# TASK DIRECTIONS
Give the count of lines in the data that include "ordered", with no other words.

# SOURCE RECORDS
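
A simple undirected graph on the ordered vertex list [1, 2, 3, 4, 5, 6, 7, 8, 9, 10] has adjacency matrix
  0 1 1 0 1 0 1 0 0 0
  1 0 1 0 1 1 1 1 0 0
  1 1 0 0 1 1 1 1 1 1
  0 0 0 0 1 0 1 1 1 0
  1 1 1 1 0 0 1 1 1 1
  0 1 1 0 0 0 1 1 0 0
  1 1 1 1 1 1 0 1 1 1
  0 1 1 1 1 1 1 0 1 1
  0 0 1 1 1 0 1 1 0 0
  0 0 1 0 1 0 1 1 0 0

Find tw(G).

4

A width-4 tree decomposition is:
Bags: B1 = {2, 3, 6, 7, 8}  B2 = {2, 3, 5, 7, 8}  B3 = {1, 2, 3, 5, 7}  B4 = {3, 5, 7, 8, 10}  B5 = {3, 5, 7, 8, 9}  B6 = {4, 5, 7, 8, 9}
Tree: B1–B2, B2–B3, B2–B4, B2–B5, B5–B6
Every bag has size at most 5, so the width is 5 − 1 = 4 and tw(G) ≤ 4. Conversely, {3, 5, 7, 8, 9} is a clique of size 5, and the vertices of any clique must share a bag in every tree decomposition; so some bag has ≥ 5 vertices and tw(G) ≥ 4. Therefore the treewidth is 4.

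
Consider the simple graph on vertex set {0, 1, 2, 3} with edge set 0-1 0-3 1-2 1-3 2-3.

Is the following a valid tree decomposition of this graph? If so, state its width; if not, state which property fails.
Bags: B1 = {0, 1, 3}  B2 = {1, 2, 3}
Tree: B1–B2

Yes; width 2.

Vertex coverage: the bags together contain {0, 1, 2, 3}, the full vertex set. Edge coverage: each edge of G has both endpoints in at least one bag. Running intersection: for every vertex, the bags containing it form a connected subtree. All three properties hold, so this is a valid tree decomposition of width max|bag| − 1 = 2, and hence tw(G) ≤ 2.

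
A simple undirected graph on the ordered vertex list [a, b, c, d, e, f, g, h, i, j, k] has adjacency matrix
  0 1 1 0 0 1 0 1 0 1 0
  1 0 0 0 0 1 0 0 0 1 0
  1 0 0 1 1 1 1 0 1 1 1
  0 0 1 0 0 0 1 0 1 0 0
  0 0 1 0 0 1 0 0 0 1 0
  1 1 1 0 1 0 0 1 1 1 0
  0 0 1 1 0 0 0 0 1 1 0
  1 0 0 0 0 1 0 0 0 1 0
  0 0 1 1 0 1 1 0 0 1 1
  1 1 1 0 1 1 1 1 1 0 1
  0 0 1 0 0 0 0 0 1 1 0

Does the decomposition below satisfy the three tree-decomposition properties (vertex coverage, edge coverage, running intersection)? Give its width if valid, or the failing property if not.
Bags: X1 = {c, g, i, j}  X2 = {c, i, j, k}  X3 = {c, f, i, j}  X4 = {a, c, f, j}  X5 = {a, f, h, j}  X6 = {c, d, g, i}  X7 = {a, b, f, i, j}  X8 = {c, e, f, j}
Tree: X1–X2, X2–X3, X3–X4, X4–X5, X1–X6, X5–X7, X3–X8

A tree decomposition must satisfy three properties: every vertex lies in some bag; for every edge, both endpoints lie together in some bag; and for every vertex, the bags containing it form a connected subtree. Here bags containing vertex i are not connected in the tree, so the decomposition is invalid.

No — bags containing vertex i are not connected in the tree.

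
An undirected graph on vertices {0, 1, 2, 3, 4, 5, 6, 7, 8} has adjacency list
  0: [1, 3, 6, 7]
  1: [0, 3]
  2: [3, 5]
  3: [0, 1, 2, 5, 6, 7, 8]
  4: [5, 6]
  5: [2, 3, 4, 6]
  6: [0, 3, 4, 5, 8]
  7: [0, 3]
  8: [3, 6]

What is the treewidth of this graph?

A width-2 tree decomposition is:
Bags: B1 = {0, 3, 6}  B2 = {3, 5, 6}  B3 = {4, 5, 6}  B4 = {0, 3, 7}  B5 = {0, 1, 3}  B6 = {3, 6, 8}  B7 = {2, 3, 5}
Tree: B1–B2, B2–B3, B1–B4, B4–B5, B1–B6, B2–B7
Every bag has size at most 3, so the width is 3 − 1 = 2 and tw(G) ≤ 2. On the other hand G contains the 3-clique {0, 1, 3}. A clique must lie in a single bag of any decomposition, so no decomposition can have width below 2. The upper and lower bounds meet at 2, so that is the treewidth.

2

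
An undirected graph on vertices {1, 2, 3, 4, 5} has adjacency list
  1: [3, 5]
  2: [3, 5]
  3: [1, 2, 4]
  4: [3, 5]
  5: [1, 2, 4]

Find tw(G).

A width-2 tree decomposition is:
Bags: B1 = {3, 4, 5}  B2 = {2, 3, 5}  B3 = {1, 3, 5}
Tree: B1–B2, B2–B3
The largest bag has 3 vertices, giving width 2; this decomposition certifies tw(G) ≤ 2. The edges 4–5–2–3–4 form a cycle, so G is not a tree and its treewidth is at least 2. The upper and lower bounds meet at 2, so that is the treewidth.

2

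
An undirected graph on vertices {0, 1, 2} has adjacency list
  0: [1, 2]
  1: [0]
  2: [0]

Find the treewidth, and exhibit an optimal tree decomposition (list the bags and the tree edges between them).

Every bag has size at most 2, so the width is 2 − 1 = 1 and tw(G) ≤ 1. G has an edge, so its treewidth is at least 1. The upper and lower bounds meet at 1, so that is the treewidth.

Treewidth 1.
Bags: B1 = {0, 2}  B2 = {0, 1}
Tree: B1–B2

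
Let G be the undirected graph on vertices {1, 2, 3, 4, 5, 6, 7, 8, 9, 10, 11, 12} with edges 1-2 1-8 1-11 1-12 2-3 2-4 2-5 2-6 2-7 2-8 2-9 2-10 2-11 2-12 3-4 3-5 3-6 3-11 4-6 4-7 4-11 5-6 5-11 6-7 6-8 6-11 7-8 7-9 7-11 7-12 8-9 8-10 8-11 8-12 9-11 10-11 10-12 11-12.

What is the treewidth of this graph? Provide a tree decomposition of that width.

Each bag holds 5 vertices, so the decomposition has width 4, which upper-bounds the treewidth. Conversely, {1, 2, 8, 11, 12} is a clique of size 5, and the vertices of any clique must share a bag in every tree decomposition; so some bag has ≥ 5 vertices and tw(G) ≥ 4. Hence tw(G) = 4 exactly.

Treewidth 4.
Bags: B1 = {2, 6, 7, 8, 11}  B2 = {2, 7, 8, 11, 12}  B3 = {1, 2, 8, 11, 12}  B4 = {2, 4, 6, 7, 11}  B5 = {2, 8, 10, 11, 12}  B6 = {2, 3, 4, 6, 11}  B7 = {2, 7, 8, 9, 11}  B8 = {2, 3, 5, 6, 11}
Tree: B1–B2, B2–B3, B1–B4, B2–B5, B4–B6, B2–B7, B6–B8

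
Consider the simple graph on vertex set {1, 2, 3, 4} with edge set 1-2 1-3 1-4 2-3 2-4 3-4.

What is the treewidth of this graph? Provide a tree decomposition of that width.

Treewidth 3.
One such decomposition:
Bags: B1 = {1, 2, 3, 4}
Tree: (single bag)

With just one bag of size 4, the width is 4 − 1 = 3, so tw(G) ≤ 3. On the other hand G contains the 4-clique {1, 2, 3, 4}. A clique must lie in a single bag of any decomposition, so no decomposition can have width below 3. Hence tw(G) = 3 exactly.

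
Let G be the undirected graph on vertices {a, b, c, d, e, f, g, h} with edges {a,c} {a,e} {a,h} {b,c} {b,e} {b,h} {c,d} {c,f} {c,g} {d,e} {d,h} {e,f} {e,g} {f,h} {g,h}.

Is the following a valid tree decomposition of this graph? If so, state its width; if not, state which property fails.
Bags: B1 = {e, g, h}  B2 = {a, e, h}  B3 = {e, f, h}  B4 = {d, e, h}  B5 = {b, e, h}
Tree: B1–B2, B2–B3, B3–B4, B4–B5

A tree decomposition must satisfy three properties: every vertex lies in some bag; for every edge, both endpoints lie together in some bag; and for every vertex, the bags containing it form a connected subtree. Here vertex c appears in no bag, so the decomposition is invalid.

No — vertex c appears in no bag.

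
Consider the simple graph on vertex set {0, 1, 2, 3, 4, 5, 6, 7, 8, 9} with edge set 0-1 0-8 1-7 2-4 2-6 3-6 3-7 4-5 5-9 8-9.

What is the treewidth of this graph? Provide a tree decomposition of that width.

The largest bag has 3 vertices, giving width 2; this decomposition certifies tw(G) ≤ 2. For the lower bound, G contains the cycle 3–7–1–0–8–9–5–4–2–6–3, so G is not a forest; only forests have treewidth ≤ 1, hence tw(G) ≥ 2. Hence tw(G) = 2 exactly.

Treewidth 2.
One such decomposition:
Bags: B1 = {1, 3, 7}  B2 = {0, 1, 3}  B3 = {0, 3, 8}  B4 = {3, 8, 9}  B5 = {3, 5, 9}  B6 = {3, 4, 5}  B7 = {2, 3, 4}  B8 = {2, 3, 6}
Tree: B1–B2, B2–B3, B3–B4, B4–B5, B5–B6, B6–B7, B7–B8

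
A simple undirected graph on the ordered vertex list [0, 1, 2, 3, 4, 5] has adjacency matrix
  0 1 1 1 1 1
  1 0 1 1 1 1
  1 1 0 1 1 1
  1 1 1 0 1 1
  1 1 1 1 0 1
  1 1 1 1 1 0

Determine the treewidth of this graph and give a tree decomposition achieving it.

Treewidth 5.
One such decomposition:
Bags: B1 = {0, 1, 2, 3, 4, 5}
Tree: (single bag)

With just one bag of size 6, the width is 6 − 1 = 5, so tw(G) ≤ 5. Conversely, {0, 1, 2, 3, 4, 5} is a clique of size 6, and the vertices of any clique must share a bag in every tree decomposition; so some bag has ≥ 6 vertices and tw(G) ≥ 5. Combining the bounds, tw(G) = 5.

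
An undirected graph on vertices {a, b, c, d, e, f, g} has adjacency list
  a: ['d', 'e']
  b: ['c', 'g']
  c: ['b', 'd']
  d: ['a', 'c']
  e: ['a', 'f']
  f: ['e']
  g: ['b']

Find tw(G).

1

A width-1 tree decomposition is:
Bags: B1 = {b, g}  B2 = {b, c}  B3 = {c, d}  B4 = {a, d}  B5 = {a, e}  B6 = {e, f}
Tree: B1–B2, B2–B3, B3–B4, B4–B5, B5–B6
Each bag holds 2 vertices, so the decomposition has width 1, which upper-bounds the treewidth. Any graph with an edge has treewidth ≥ 1, and G has the edge g–b. The upper and lower bounds meet at 1, so that is the treewidth.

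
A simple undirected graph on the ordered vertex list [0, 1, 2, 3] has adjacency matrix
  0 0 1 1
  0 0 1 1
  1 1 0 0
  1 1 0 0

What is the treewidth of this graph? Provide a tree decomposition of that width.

The largest bag has 3 vertices, giving width 2; this decomposition certifies tw(G) ≤ 2. Since 0–2–1–3–0 is a cycle in G, G is not acyclic. Forests are exactly the graphs of treewidth ≤ 1, so tw(G) ≥ 2. The upper and lower bounds meet at 2, so that is the treewidth.

Treewidth 2.
One optimal decomposition is:
Bags: B1 = {0, 1, 2}  B2 = {0, 1, 3}
Tree: B1–B2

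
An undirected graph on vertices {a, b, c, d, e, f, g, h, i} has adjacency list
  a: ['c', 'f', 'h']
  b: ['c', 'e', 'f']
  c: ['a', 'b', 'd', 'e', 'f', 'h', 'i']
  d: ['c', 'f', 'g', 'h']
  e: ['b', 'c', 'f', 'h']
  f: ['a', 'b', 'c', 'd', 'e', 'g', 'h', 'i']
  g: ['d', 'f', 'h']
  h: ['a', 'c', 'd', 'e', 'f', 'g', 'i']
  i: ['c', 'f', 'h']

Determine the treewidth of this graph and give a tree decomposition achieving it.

Treewidth 3.
One such decomposition:
Bags: B1 = {a, c, f, h}  B2 = {c, d, f, h}  B3 = {c, e, f, h}  B4 = {c, f, h, i}  B5 = {d, f, g, h}  B6 = {b, c, e, f}
Tree: B1–B2, B2–B3, B3–B4, B2–B5, B3–B6

Every bag has size at most 4, so the width is 4 − 1 = 3 and tw(G) ≤ 3. For the lower bound, the 4 vertices {d, f, g, h} are pairwise adjacent, and any tree decomposition puts a clique entirely inside one bag — forcing width ≥ 3. Hence tw(G) = 3 exactly.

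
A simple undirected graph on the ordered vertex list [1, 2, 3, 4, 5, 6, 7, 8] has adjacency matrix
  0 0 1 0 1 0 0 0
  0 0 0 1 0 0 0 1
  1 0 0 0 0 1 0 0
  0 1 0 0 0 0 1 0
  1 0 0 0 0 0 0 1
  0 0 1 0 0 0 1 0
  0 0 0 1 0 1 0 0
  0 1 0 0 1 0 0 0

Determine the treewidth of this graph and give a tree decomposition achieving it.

The largest bag has 3 vertices, giving width 2; this decomposition certifies tw(G) ≤ 2. The edges 2–4–7–6–3–1–5–8–2 form a cycle, so G is not a tree and its treewidth is at least 2. Combining the bounds, tw(G) = 2.

Treewidth 2.
One such decomposition:
Bags: B1 = {2, 4, 7}  B2 = {2, 6, 7}  B3 = {2, 3, 6}  B4 = {1, 2, 3}  B5 = {1, 2, 5}  B6 = {2, 5, 8}
Tree: B1–B2, B2–B3, B3–B4, B4–B5, B5–B6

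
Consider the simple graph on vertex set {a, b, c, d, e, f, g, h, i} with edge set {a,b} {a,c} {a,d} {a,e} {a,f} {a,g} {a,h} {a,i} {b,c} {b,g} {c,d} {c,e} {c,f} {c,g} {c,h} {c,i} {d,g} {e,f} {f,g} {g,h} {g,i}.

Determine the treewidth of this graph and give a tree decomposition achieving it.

Each bag holds 4 vertices, so the decomposition has width 3, which upper-bounds the treewidth. On the other hand G contains the 4-clique {a, c, d, g}. A clique must lie in a single bag of any decomposition, so no decomposition can have width below 3. Hence tw(G) = 3 exactly.

Treewidth 3.
One such decomposition:
Bags: B1 = {a, c, g, h}  B2 = {a, c, g, i}  B3 = {a, c, d, g}  B4 = {a, c, f, g}  B5 = {a, b, c, g}  B6 = {a, c, e, f}
Tree: B1–B2, B1–B3, B1–B4, B4–B5, B4–B6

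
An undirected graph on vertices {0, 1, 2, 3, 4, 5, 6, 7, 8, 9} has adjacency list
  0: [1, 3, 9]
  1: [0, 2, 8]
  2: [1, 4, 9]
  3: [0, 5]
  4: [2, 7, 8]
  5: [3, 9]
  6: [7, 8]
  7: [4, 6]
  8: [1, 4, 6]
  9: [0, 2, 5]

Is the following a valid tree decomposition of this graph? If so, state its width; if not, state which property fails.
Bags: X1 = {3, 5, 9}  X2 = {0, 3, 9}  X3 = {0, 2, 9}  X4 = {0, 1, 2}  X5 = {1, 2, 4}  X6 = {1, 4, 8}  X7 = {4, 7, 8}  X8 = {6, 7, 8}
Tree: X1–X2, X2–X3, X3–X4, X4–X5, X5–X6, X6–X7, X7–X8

Checking the three conditions: (i) the bags cover all of {0, 1, 2, 3, 4, 5, 6, 7, 8, 9}; (ii) for each edge, some bag contains both endpoints; (iii) the bags containing any fixed vertex form a subtree. All hold, so the decomposition is valid with width 3 − 1 = 2.

Yes; width 2.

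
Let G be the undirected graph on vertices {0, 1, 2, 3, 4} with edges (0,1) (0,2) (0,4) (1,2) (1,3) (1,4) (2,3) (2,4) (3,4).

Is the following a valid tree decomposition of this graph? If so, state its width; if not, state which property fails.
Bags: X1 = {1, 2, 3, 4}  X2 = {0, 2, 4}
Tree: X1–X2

No — edge (1,0) lies in no bag.

A tree decomposition must satisfy three properties: every vertex lies in some bag; for every edge, both endpoints lie together in some bag; and for every vertex, the bags containing it form a connected subtree. Here edge (1,0) lies in no bag, so the decomposition is invalid.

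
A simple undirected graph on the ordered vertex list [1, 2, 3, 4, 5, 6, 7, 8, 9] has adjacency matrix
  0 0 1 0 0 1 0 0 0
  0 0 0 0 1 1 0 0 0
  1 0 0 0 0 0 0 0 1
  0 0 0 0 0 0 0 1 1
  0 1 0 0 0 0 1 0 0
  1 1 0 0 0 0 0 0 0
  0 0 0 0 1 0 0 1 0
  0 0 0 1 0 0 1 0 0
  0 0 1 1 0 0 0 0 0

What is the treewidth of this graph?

A width-2 tree decomposition is:
Bags: B1 = {4, 8, 9}  B2 = {7, 8, 9}  B3 = {5, 7, 9}  B4 = {2, 5, 9}  B5 = {2, 6, 9}  B6 = {1, 6, 9}  B7 = {1, 3, 9}
Tree: B1–B2, B2–B3, B3–B4, B4–B5, B5–B6, B6–B7
The largest bag has 3 vertices, giving width 2; this decomposition certifies tw(G) ≤ 2. For the lower bound, G contains the cycle 9–4–8–7–5–2–6–1–3–9, so G is not a forest; only forests have treewidth ≤ 1, hence tw(G) ≥ 2. Therefore the treewidth is 2.

2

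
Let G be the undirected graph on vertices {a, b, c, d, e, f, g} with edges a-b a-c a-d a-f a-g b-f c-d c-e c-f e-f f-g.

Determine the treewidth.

A width-2 tree decomposition is:
Bags: B1 = {a, c, f}  B2 = {a, b, f}  B3 = {a, c, d}  B4 = {a, f, g}  B5 = {c, e, f}
Tree: B1–B2, B1–B3, B2–B4, B1–B5
The largest bag has 3 vertices, giving width 2; this decomposition certifies tw(G) ≤ 2. On the other hand G contains the 3-clique {a, c, d}. A clique must lie in a single bag of any decomposition, so no decomposition can have width below 2. The upper and lower bounds meet at 2, so that is the treewidth.

2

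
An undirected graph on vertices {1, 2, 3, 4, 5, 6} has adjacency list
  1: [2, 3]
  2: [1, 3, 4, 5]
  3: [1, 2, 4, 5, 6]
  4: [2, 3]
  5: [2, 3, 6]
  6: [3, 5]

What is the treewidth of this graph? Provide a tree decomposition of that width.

Every bag has size at most 3, so the width is 3 − 1 = 2 and tw(G) ≤ 2. Conversely, {1, 2, 3} is a clique of size 3, and the vertices of any clique must share a bag in every tree decomposition; so some bag has ≥ 3 vertices and tw(G) ≥ 2. Therefore the treewidth is 2.

Treewidth 2.
One such decomposition:
Bags: B1 = {3, 5, 6}  B2 = {2, 3, 5}  B3 = {1, 2, 3}  B4 = {2, 3, 4}
Tree: B1–B2, B2–B3, B3–B4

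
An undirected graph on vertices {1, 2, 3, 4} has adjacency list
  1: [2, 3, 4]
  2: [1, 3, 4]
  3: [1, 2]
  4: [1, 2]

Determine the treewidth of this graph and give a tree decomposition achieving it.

Treewidth 2.
Bags: B1 = {1, 2, 4}  B2 = {1, 2, 3}
Tree: B1–B2

Each bag holds 3 vertices, so the decomposition has width 2, which upper-bounds the treewidth. For the lower bound, the 3 vertices {1, 2, 3} are pairwise adjacent, and any tree decomposition puts a clique entirely inside one bag — forcing width ≥ 2. The upper and lower bounds meet at 2, so that is the treewidth.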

# EXERCISE ANSWER
6